§ **Input records**:
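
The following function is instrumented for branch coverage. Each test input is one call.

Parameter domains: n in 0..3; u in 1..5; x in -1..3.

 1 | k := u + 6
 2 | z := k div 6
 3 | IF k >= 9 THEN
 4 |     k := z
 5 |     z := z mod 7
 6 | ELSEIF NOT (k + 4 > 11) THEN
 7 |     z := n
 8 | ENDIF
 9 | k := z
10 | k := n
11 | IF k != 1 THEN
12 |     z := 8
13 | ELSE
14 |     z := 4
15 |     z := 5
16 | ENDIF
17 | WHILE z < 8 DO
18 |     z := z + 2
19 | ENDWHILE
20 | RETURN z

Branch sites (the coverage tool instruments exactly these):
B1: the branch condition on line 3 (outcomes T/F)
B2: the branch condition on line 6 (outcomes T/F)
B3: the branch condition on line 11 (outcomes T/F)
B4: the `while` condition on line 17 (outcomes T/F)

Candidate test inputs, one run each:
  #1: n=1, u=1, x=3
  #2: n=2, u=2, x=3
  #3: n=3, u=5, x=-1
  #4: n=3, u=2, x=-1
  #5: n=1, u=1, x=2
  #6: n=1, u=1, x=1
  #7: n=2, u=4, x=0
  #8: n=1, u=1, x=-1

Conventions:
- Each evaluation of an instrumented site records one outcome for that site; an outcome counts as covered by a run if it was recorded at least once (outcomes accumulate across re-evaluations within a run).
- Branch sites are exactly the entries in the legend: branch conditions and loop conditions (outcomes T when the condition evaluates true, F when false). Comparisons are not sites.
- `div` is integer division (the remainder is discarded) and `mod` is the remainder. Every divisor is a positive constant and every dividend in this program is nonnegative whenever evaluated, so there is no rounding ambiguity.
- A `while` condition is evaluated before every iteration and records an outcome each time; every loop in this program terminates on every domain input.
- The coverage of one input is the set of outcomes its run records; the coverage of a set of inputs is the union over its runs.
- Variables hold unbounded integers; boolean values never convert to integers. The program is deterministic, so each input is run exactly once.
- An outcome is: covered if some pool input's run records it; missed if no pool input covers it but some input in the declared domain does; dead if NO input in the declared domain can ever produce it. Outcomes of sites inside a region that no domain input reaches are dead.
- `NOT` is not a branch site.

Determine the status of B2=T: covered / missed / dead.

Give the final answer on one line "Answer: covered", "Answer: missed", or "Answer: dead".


B2=T is recorded by pool input(s) 1, 5, 6, 8 -> covered
Answer: covered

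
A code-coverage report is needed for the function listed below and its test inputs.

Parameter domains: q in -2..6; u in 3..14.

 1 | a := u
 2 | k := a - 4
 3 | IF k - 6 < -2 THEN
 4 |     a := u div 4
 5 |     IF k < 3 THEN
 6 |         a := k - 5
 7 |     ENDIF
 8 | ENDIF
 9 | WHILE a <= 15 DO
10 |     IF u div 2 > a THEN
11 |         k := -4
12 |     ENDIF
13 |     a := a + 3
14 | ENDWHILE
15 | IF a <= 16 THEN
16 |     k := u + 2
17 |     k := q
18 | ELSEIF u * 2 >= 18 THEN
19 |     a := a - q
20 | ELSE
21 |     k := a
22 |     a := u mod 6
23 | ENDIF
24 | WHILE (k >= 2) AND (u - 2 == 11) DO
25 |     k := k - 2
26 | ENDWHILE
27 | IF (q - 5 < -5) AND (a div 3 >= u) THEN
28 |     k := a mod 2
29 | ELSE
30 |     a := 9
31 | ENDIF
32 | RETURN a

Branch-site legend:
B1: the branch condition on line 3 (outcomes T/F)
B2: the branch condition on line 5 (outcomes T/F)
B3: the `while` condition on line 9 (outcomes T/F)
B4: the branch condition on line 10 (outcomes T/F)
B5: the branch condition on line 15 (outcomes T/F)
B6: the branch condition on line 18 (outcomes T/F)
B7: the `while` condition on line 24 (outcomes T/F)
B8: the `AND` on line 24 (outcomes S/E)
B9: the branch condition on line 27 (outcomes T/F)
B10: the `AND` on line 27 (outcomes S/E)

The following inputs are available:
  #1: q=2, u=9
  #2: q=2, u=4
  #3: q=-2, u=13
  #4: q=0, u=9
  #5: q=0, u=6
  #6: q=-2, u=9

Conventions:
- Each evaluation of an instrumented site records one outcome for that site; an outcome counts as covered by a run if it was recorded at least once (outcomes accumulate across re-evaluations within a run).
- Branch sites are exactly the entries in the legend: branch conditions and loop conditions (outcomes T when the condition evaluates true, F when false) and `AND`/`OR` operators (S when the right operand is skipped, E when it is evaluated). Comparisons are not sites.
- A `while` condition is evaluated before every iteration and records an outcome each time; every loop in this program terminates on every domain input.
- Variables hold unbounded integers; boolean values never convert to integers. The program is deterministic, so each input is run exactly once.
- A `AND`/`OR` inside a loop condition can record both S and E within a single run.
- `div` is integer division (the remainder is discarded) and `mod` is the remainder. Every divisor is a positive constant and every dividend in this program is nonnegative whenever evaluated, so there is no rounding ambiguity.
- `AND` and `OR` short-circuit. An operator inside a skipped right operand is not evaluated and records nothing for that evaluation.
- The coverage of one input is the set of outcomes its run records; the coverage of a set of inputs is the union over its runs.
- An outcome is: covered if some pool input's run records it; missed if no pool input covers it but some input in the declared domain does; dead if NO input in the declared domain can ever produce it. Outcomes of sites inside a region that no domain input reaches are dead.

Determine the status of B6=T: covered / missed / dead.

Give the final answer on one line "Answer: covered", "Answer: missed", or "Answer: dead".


B6=T is recorded by pool input(s) 1, 4, 6 -> covered
Answer: covered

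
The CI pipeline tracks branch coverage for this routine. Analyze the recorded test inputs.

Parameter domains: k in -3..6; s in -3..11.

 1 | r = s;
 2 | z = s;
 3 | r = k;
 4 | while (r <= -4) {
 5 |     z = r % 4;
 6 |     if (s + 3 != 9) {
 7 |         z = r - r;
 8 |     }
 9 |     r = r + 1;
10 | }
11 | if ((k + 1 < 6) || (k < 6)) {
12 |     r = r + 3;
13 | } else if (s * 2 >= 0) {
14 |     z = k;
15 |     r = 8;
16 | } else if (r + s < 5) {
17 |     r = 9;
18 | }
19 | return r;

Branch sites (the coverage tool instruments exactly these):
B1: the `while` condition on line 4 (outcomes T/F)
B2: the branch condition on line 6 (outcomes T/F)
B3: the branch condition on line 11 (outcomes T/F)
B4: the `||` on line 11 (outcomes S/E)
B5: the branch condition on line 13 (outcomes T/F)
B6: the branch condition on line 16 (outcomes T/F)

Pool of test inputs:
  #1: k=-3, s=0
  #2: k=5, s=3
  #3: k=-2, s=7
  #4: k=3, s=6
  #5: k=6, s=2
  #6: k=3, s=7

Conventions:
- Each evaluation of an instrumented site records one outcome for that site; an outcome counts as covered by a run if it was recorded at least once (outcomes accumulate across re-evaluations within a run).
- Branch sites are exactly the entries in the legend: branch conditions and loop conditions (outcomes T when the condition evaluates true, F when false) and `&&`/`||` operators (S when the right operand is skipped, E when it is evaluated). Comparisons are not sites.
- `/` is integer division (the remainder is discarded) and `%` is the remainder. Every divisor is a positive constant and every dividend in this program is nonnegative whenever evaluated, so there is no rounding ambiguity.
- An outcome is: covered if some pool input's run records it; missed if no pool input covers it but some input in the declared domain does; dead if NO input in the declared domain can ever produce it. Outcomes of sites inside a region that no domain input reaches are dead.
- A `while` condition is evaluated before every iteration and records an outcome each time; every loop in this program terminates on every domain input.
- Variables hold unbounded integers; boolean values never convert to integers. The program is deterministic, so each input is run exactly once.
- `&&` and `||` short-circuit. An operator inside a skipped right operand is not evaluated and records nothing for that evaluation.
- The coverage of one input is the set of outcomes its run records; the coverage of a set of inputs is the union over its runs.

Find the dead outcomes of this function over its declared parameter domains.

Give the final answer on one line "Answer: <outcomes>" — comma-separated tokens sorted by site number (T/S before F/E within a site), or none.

sweeping the full domain (150 inputs) for each outcome:
  B1=T: no domain input ever produces it -> dead
  B2=T: no domain input ever produces it -> dead
  B2=F: no domain input ever produces it -> dead
  reachable outcomes have witnesses, e.g. B1=F (e.g. k=-3, s=-3), B3=T (e.g. k=-3, s=-3), B3=F (e.g. k=6, s=-3), B4=S (e.g. k=-3, s=-3)

Answer: B1=T, B2=T, B2=F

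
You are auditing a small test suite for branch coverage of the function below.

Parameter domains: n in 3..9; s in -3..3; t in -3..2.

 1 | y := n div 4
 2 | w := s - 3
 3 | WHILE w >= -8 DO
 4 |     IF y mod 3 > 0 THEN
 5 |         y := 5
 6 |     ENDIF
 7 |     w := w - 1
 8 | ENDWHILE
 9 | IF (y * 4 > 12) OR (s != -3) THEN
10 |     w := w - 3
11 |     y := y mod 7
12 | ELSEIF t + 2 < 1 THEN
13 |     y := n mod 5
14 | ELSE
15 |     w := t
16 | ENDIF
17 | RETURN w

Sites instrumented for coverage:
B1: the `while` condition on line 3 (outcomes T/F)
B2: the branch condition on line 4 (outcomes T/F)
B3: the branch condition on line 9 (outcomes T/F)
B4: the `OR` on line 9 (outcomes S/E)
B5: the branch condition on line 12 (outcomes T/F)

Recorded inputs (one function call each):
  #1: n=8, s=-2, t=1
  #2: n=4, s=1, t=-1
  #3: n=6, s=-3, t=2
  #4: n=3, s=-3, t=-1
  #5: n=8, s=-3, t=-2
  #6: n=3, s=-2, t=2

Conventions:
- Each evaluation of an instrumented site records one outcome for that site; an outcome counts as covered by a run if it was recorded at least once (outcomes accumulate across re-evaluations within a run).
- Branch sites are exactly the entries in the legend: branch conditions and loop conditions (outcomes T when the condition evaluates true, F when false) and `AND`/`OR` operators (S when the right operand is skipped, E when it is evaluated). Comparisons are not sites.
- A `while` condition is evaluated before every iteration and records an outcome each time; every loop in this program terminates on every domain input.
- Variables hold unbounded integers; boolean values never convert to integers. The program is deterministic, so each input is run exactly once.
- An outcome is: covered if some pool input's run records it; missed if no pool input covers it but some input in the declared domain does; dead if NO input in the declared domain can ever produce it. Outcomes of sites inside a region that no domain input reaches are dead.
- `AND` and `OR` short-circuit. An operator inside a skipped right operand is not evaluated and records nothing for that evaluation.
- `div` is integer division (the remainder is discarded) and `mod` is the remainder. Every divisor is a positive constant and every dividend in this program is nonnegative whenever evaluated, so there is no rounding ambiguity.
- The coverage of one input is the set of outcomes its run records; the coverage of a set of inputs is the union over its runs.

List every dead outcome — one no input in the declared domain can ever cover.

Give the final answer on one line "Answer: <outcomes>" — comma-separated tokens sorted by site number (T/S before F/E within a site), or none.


sweeping the full domain (294 inputs) for each outcome:
  reachable outcomes have witnesses, e.g. B1=T (e.g. n=3, s=-3, t=-3), B1=F (e.g. n=3, s=-3, t=-3), B2=T (e.g. n=4, s=-3, t=-3), B2=F (e.g. n=3, s=-3, t=-3)
Answer: none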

§ **What you have to do**: After locating the line holding "The CI pipeline" above, output exactly that line and every line after it through the line holding "11 | if ((k". Include nothing else.

§ **Exercise solution**:
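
The CI pipeline tracks branch coverage for this routine. Analyze the recorded test inputs.

Parameter domains: k in -3..6; s in -3..11.

 1 | r = s;
 2 | z = s;
 3 | r = k;
 4 | while (r <= -4) {
 5 |     z = r % 4;
 6 |     if (s + 3 != 9) {
 7 |         z = r - r;
 8 |     }
 9 |     r = r + 1;
10 | }
11 | if ((k + 1 < 6) || (k < 6)) {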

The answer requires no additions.